**DIRECTIONS FOR THIS TASK:** All lines in the data below carrying the string "Answer" are to be located and copied.

**THE DATA:**
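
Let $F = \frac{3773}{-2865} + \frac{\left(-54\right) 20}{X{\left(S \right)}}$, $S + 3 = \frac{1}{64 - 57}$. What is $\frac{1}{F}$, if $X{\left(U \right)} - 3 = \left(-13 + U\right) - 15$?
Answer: $\frac{37245}{1394911} \approx 0.026701$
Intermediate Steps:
$S = - \frac{20}{7}$ ($S = -3 + \frac{1}{64 - 57} = -3 + \frac{1}{7} = - \frac{20}{7} \approx -2.8571$)
$X{\left(U \right)} = -25 + U$ ($X{\left(U \right)} = 3 + \left(\left(-13 + U\right) - 15\right) = 3 + \left(-28 + U\right) = -25 + U$)
$F = \frac{1394911}{37245}$ ($F = \frac{3773}{-2865} + \frac{\left(-54\right) 20}{-25 - \frac{20}{7}} = 3773 \left(- \frac{1}{2865}\right) - \frac{1080}{- \frac{195}{7}} = - \frac{3773}{2865} - - \frac{504}{13} = - \frac{3773}{2865} + \frac{504}{13} = \frac{1394911}{37245} \approx 37.452$)
$\frac{1}{F} = \frac{1}{\frac{1394911}{37245}} = \frac{37245}{1394911}$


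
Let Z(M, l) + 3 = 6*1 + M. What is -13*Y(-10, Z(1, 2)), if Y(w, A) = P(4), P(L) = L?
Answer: -52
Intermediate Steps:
Z(M, l) = 3 + M (Z(M, l) = -3 + (6*1 + M) = -3 + (6 + M) = 3 + M)
Y(w, A) = 4
-13*Y(-10, Z(1, 2)) = -13*4 = -52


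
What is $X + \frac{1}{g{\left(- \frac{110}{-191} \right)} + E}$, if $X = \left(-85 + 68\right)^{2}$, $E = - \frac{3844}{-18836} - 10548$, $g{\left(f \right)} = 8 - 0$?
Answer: $\frac{14343614102}{49631899} \approx 289.0$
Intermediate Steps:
$g{\left(f \right)} = 8$ ($g{\left(f \right)} = 8 + 0 = 8$)
$E = - \frac{49669571}{4709}$ ($E = \left(-3844\right) \left(- \frac{1}{18836}\right) - 10548 = \frac{961}{4709} - 10548 = - \frac{49669571}{4709} \approx -10548.0$)
$X = 289$ ($X = \left(-17\right)^{2} = 289$)
$X + \frac{1}{g{\left(- \frac{110}{-191} \right)} + E} = 289 + \frac{1}{8 - \frac{49669571}{4709}} = 289 + \frac{1}{- \frac{49631899}{4709}} = 289 - \frac{4709}{49631899} = \frac{14343614102}{49631899}$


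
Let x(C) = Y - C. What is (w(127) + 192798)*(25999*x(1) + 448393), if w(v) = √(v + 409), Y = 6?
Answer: 111512049624 + 1156776*√134 ≈ 1.1153e+11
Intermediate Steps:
x(C) = 6 - C
w(v) = √(409 + v)
(w(127) + 192798)*(25999*x(1) + 448393) = (√(409 + 127) + 192798)*(25999*(6 - 1*1) + 448393) = (√536 + 192798)*(25999*(6 - 1) + 448393) = (2*√134 + 192798)*(25999*5 + 448393) = (192798 + 2*√134)*(129995 + 448393) = (192798 + 2*√134)*578388 = 111512049624 + 1156776*√134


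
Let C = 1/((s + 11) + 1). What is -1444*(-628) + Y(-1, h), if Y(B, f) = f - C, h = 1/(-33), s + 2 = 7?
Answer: 508732702/561 ≈ 9.0683e+5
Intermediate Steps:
s = 5 (s = -2 + 7 = 5)
C = 1/17 (C = 1/((5 + 11) + 1) = 1/(16 + 1) = 1/17 ≈ 0.058824)
h = -1/33 ≈ -0.030303
Y(B, f) = -1/17 + f (Y(B, f) = f - 1*1/17 = f - 1/17 = -1/17 + f)
-1444*(-628) + Y(-1, h) = -1444*(-628) + (-1/17 - 1/33) = 906832 - 50/561 = 508732702/561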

**OUTPUT OF THE TASK:**
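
Answer: $\frac{37245}{1394911} \approx 0.026701$
Answer: -52
Answer: $\frac{14343614102}{49631899} \approx 289.0$
Answer: 111512049624 + 1156776*√134 ≈ 1.1153e+11
Answer: 508732702/561 ≈ 9.0683e+5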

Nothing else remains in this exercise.